_YOUR TASK:_
Return the entries below in full. Keep every word as it is.

_RECORDED DATA:_
◇ ◇ ◇ ◇ ◇ ◇ ◇

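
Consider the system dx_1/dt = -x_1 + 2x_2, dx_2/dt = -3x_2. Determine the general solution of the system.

x_1(t) = K_1e^(-t) - K_2e^(-3t), x_2(t) = K_2e^(-3t)

Coefficient matrix A = [[-1, 2], [0, -3]].
Characteristic polynomial det(A - λI) = λ^2 + 4λ + 3 = 0.
Eigenvalues λ = -1, -3.
For λ=-1: (A-λI) row 1 is [0, 2], so an eigenvector is (1, 0).
For λ=-3: (A-λI) row 1 is [2, 2], so an eigenvector is (-1, 1).
General solution: K_1e^(-t)(1,0) + K_2e^(-3t)(-1,1).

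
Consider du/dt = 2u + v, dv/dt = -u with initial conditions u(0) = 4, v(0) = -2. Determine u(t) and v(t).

Coefficient matrix A = [[2, 1], [-1, 0]].
Characteristic polynomial det(A - λI) = λ^2 - 2λ + 1 = 0.
Single eigenvalue λ = 1 with algebraic multiplicity 2.
Eigenvector v = (-1,1); generalized eigenvector w with (A-λI)w=v is (-2,1).
General solution: e^(t)[c_1·v + c_2·(t·v + w)].
Applying u(0)=4, v(0)=-2 gives c_1=0, c_2=-2.

u(t) = 2te^(t) + 4e^(t), v(t) = -2te^(t) - 2e^(t)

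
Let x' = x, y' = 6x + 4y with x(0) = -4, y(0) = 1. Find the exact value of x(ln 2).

A = [[1,0],[6,4]]; eigenvalues λ = 4, 1.
Eigenvectors: (0,-1) for λ=4, (1,-2) for λ=1.
From the initial condition, c_1 = 7, c_2 = -4.
x(ln 2) = (7)(2^4)(0) + (-4)(2^1)(1) = -8.

-8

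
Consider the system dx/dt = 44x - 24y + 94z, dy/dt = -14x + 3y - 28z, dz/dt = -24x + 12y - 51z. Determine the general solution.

Coefficient matrix A = [[44, -24, 94], [-14, 3, -28], [-24, 12, -51]].
det(A - λI) = 0 gives eigenvalues λ = -4, -3, 3.
For λ=-4: eigenvector (1,2,0).
For λ=-3: eigenvector (-2,0,1).
For λ=3: eigenvector (-4,1,2).
General solution: K_1e^(-4t)(1,2,0) + K_2e^(-3t)(-2,0,1) + K_3e^(3t)(-4,1,2).

x(t) = K_1e^(-4t) - 2K_2e^(-3t) - 4K_3e^(3t), y(t) = 2K_1e^(-4t) + K_3e^(3t), z(t) = K_2e^(-3t) + 2K_3e^(3t)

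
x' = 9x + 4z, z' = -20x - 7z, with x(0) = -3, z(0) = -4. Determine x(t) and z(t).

Coefficient matrix A = [[9, 4], [-20, -7]].
Characteristic polynomial det(A - λI) = λ^2 - 2λ + 17 = 0.
Eigenvalues λ = 1 ± 4i (complex conjugate pair).
For λ=1+4i: an eigenvector is (0,-1) - i(-1,2) = (0 + i, -1 - 2i).
A real fundamental pair from Re and Im of e^((1+4i)t)v: X_1 = e^(t)(cos(4t)·(0,-1) + sin(4t)·(-1,2)), X_2 = e^(t)(sin(4t)·(0,-1) - cos(4t)·(-1,2)).
General solution: K_1X_1 + K_2X_2.
Applying x(0)=-3, z(0)=-4 gives K_1=10, K_2=-3.

x(t) = -10e^(t)sin(4t) - 3e^(t)cos(4t), z(t) = 23e^(t)sin(4t) - 4e^(t)cos(4t)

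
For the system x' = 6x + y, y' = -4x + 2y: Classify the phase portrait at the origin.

unstable improper node

A = [[6,1],[-4,2]]; det(A-λI) = λ^2 - 8λ + 16.
repeated λ = 4 with a single eigenvector.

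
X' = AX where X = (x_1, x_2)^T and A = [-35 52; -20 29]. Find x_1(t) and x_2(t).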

◇ ◇ ◇ ◇ ◇ ◇ ◇

_ANSWER BOX:_
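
Consider the system dx_1/dt = -x_1 + 2x_2, dx_2/dt = -3x_2. Determine the general solution of the system.

x_1(t) = K_1e^(-t) - K_2e^(-3t), x_2(t) = K_2e^(-3t)

Coefficient matrix A = [[-1, 2], [0, -3]].
Characteristic polynomial det(A - λI) = λ^2 + 4λ + 3 = 0.
Eigenvalues λ = -1, -3.
For λ=-1: (A-λI) row 1 is [0, 2], so an eigenvector is (1, 0).
For λ=-3: (A-λI) row 1 is [2, 2], so an eigenvector is (-1, 1).
General solution: K_1e^(-t)(1,0) + K_2e^(-3t)(-1,1).

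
Consider du/dt = 2u + v, dv/dt = -u with initial conditions u(0) = 4, v(0) = -2. Determine u(t) and v(t).

Coefficient matrix A = [[2, 1], [-1, 0]].
Characteristic polynomial det(A - λI) = λ^2 - 2λ + 1 = 0.
Single eigenvalue λ = 1 with algebraic multiplicity 2.
Eigenvector v = (-1,1); generalized eigenvector w with (A-λI)w=v is (-2,1).
General solution: e^(t)[c_1·v + c_2·(t·v + w)].
Applying u(0)=4, v(0)=-2 gives c_1=0, c_2=-2.

u(t) = 2te^(t) + 4e^(t), v(t) = -2te^(t) - 2e^(t)

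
Let x' = x, y' = 6x + 4y with x(0) = -4, y(0) = 1. Find the exact value of x(ln 2).

A = [[1,0],[6,4]]; eigenvalues λ = 4, 1.
Eigenvectors: (0,-1) for λ=4, (1,-2) for λ=1.
From the initial condition, c_1 = 7, c_2 = -4.
x(ln 2) = (7)(2^4)(0) + (-4)(2^1)(1) = -8.

-8

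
Consider the system dx/dt = 44x - 24y + 94z, dy/dt = -14x + 3y - 28z, dz/dt = -24x + 12y - 51z. Determine the general solution.

Coefficient matrix A = [[44, -24, 94], [-14, 3, -28], [-24, 12, -51]].
det(A - λI) = 0 gives eigenvalues λ = -4, -3, 3.
For λ=-4: eigenvector (1,2,0).
For λ=-3: eigenvector (-2,0,1).
For λ=3: eigenvector (-4,1,2).
General solution: K_1e^(-4t)(1,2,0) + K_2e^(-3t)(-2,0,1) + K_3e^(3t)(-4,1,2).

x(t) = K_1e^(-4t) - 2K_2e^(-3t) - 4K_3e^(3t), y(t) = 2K_1e^(-4t) + K_3e^(3t), z(t) = K_2e^(-3t) + 2K_3e^(3t)

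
x' = 9x + 4z, z' = -20x - 7z, with x(0) = -3, z(0) = -4. Determine x(t) and z(t).

Coefficient matrix A = [[9, 4], [-20, -7]].
Characteristic polynomial det(A - λI) = λ^2 - 2λ + 17 = 0.
Eigenvalues λ = 1 ± 4i (complex conjugate pair).
For λ=1+4i: an eigenvector is (0,-1) - i(-1,2) = (0 + i, -1 - 2i).
A real fundamental pair from Re and Im of e^((1+4i)t)v: X_1 = e^(t)(cos(4t)·(0,-1) + sin(4t)·(-1,2)), X_2 = e^(t)(sin(4t)·(0,-1) - cos(4t)·(-1,2)).
General solution: K_1X_1 + K_2X_2.
Applying x(0)=-3, z(0)=-4 gives K_1=10, K_2=-3.

x(t) = -10e^(t)sin(4t) - 3e^(t)cos(4t), z(t) = 23e^(t)sin(4t) - 4e^(t)cos(4t)

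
For the system x' = 6x + y, y' = -4x + 2y: Classify the phase portrait at the origin.

unstable improper node

A = [[6,1],[-4,2]]; det(A-λI) = λ^2 - 8λ + 16.
repeated λ = 4 with a single eigenvector.

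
X' = AX where X = (x_1, x_2)^T and A = [-35 52; -20 29]. Find x_1(t) and x_2(t).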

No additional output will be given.